::: LISTED RECORDS :::
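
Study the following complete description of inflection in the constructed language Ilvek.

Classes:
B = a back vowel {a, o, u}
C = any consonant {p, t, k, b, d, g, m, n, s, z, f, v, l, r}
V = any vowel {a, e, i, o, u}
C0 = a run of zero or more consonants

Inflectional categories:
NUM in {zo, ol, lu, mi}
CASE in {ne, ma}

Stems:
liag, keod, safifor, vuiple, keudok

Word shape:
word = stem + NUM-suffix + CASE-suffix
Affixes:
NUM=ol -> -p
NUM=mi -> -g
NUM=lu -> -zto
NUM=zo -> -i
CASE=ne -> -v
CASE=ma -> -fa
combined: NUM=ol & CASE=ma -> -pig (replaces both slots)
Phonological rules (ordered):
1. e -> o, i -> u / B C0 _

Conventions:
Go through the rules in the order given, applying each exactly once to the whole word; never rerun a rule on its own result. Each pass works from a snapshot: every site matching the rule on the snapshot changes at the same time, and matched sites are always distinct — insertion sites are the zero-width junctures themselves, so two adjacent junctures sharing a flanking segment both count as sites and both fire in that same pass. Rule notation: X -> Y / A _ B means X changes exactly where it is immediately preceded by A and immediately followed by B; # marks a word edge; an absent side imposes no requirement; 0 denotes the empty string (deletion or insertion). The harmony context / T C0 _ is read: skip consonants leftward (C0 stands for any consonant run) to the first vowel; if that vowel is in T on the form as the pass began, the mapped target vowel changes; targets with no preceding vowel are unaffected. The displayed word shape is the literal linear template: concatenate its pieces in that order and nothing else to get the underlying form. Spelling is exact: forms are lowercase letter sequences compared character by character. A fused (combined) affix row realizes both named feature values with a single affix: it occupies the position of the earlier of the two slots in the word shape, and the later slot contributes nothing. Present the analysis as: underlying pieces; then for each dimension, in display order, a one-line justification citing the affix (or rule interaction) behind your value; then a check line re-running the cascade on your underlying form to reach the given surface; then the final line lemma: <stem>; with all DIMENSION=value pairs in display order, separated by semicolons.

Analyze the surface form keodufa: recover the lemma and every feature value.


underlying: keod-i-fa
NUM=zo - signalled by the affix -i
CASE=ma - signalled by the affix -fa
check: keodifa -> keodufa
lemma: keod; NUM=zo; CASE=ma


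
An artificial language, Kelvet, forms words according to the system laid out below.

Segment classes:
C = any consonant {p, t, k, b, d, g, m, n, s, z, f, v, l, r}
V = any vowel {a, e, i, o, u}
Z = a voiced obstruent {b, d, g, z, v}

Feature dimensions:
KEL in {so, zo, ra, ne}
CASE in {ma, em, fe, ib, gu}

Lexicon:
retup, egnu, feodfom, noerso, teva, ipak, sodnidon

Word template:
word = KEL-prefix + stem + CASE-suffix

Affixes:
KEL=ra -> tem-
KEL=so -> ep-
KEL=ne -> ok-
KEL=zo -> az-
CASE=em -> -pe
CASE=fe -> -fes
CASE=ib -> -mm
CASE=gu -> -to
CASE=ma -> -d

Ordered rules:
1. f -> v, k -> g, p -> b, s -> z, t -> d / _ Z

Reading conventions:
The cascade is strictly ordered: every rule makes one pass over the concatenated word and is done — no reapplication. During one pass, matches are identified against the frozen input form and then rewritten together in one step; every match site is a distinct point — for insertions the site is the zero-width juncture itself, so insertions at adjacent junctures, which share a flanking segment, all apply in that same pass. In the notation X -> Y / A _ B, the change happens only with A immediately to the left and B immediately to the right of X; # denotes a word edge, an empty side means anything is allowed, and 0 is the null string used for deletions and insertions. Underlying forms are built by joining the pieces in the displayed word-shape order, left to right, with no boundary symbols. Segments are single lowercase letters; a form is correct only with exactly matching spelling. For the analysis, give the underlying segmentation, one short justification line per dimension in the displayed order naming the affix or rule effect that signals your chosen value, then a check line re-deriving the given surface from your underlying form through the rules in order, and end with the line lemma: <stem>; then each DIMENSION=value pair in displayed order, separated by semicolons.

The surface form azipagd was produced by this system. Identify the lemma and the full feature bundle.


underlying: az-ipak-d
KEL=zo - signalled by the affix az-
CASE=ma - signalled by the affix -d
check: azipakd -> azipagd
lemma: ipak; KEL=zo; CASE=ma


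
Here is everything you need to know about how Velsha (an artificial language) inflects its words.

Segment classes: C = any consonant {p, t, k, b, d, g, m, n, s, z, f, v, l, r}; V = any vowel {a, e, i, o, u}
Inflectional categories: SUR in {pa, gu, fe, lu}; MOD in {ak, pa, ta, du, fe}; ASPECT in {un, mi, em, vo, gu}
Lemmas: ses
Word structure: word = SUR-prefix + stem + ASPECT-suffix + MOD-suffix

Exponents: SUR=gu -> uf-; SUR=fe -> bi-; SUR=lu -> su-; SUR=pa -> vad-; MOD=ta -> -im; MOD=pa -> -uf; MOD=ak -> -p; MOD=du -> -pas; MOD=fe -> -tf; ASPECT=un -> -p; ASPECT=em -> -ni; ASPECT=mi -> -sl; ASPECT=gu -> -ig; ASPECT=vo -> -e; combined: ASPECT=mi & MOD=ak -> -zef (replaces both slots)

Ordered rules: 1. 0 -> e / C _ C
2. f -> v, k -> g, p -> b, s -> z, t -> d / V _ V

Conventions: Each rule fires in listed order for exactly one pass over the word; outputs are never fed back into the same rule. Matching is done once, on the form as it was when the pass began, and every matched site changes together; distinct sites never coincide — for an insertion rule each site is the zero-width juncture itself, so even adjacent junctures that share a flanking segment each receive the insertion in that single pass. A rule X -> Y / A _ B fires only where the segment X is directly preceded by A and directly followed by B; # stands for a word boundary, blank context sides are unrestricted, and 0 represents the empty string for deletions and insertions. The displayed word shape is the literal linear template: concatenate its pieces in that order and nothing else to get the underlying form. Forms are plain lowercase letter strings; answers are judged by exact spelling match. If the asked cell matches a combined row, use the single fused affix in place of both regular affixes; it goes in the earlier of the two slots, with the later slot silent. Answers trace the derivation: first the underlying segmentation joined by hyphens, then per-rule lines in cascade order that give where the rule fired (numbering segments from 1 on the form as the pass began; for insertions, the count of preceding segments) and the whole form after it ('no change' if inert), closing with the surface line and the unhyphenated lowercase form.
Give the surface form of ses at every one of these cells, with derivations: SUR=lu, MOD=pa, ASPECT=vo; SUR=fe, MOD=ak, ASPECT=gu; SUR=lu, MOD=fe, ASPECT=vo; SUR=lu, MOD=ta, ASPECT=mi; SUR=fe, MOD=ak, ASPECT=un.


cell SUR=lu, MOD=pa, ASPECT=vo:
underlying: su-ses-e-uf
1. 0 -> e / C _ C: no change
2. f -> v, k -> g, p -> b, s -> z, t -> d / V _ V: fires at position(s) 3, 5: suzezeuf
surface: suzezeuf

cell SUR=fe, MOD=ak, ASPECT=gu:
underlying: bi-ses-ig-p
1. 0 -> e / C _ C: inserts after position(s) 7: bisesigep
2. f -> v, k -> g, p -> b, s -> z, t -> d / V _ V: fires at position(s) 3, 5: bizezigep
surface: bizezigep

cell SUR=lu, MOD=fe, ASPECT=vo:
underlying: su-ses-e-tf
1. 0 -> e / C _ C: inserts after position(s) 7: susesetef
2. f -> v, k -> g, p -> b, s -> z, t -> d / V _ V: fires at position(s) 3, 5, 7: suzezedef
surface: suzezedef

cell SUR=lu, MOD=ta, ASPECT=mi:
underlying: su-ses-sl-im
1. 0 -> e / C _ C: inserts after position(s) 5, 6: suseseselim
2. f -> v, k -> g, p -> b, s -> z, t -> d / V _ V: fires at position(s) 3, 5, 7: suzezezelim
surface: suzezezelim

cell SUR=fe, MOD=ak, ASPECT=un:
underlying: bi-ses-p-p
1. 0 -> e / C _ C: inserts after position(s) 5, 6: bisesepep
2. f -> v, k -> g, p -> b, s -> z, t -> d / V _ V: fires at position(s) 3, 5, 7: bizezebep
surface: bizezebep


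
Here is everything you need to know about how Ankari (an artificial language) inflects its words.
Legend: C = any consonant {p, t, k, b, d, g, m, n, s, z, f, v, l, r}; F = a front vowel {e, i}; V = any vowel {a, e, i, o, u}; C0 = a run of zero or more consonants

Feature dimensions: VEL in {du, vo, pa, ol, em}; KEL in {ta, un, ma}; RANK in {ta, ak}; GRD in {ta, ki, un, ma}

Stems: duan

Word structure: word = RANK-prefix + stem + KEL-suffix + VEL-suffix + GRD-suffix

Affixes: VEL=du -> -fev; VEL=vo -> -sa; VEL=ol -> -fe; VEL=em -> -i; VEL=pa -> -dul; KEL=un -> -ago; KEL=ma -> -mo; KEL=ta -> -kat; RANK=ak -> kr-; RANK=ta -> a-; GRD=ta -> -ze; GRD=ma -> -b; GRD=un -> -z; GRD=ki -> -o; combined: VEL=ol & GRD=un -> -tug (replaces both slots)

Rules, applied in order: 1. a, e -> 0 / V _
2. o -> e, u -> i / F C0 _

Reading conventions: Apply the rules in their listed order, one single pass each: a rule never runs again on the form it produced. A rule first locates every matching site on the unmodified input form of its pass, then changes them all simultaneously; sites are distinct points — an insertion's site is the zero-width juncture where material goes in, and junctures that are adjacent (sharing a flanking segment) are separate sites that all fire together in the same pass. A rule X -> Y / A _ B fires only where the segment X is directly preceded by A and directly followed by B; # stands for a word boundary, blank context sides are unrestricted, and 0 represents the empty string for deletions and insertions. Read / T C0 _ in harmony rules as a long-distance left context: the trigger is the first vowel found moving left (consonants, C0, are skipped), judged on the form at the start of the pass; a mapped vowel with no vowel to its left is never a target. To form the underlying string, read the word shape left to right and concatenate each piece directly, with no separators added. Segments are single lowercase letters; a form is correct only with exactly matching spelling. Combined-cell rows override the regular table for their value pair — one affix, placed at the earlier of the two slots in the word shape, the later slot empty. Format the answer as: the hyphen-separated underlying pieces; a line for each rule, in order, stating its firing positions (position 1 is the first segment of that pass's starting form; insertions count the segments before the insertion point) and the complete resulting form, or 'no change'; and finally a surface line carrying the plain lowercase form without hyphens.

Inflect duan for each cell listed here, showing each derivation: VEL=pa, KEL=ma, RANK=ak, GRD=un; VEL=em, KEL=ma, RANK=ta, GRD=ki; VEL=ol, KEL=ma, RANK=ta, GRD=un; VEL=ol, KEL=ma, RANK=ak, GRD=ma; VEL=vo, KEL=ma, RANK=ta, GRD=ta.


cell VEL=pa, KEL=ma, RANK=ak, GRD=un:
underlying: kr-duan-mo-dul-z
1. a, e -> 0 / V _: fires at position(s) 5: krdunmodulz
2. o -> e, u -> i / F C0 _: no change
surface: krdunmodulz

cell VEL=em, KEL=ma, RANK=ta, GRD=ki:
underlying: a-duan-mo-i-o
1. a, e -> 0 / V _: fires at position(s) 4: adunmoio
2. o -> e, u -> i / F C0 _: fires at position(s) 8: adunmoie
surface: adunmoie

cell VEL=ol, KEL=ma, RANK=ta, GRD=un:
underlying: a-duan-mo-tug
1. a, e -> 0 / V _: fires at position(s) 4: adunmotug
2. o -> e, u -> i / F C0 _: no change
surface: adunmotug

cell VEL=ol, KEL=ma, RANK=ak, GRD=ma:
underlying: kr-duan-mo-fe-b
1. a, e -> 0 / V _: fires at position(s) 5: krdunmofeb
2. o -> e, u -> i / F C0 _: no change
surface: krdunmofeb

cell VEL=vo, KEL=ma, RANK=ta, GRD=ta:
underlying: a-duan-mo-sa-ze
1. a, e -> 0 / V _: fires at position(s) 4: adunmosaze
2. o -> e, u -> i / F C0 _: no change
surface: adunmosaze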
:::
■ PROBLEM DETAILS
Take each line above that contains "know" and copy it out.

■ ANSWER TO THIS PROBLEM
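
Here is everything you need to know about how Velsha (an artificial language) inflects its words.
Here is everything you need to know about how Ankari (an artificial language) inflects its words.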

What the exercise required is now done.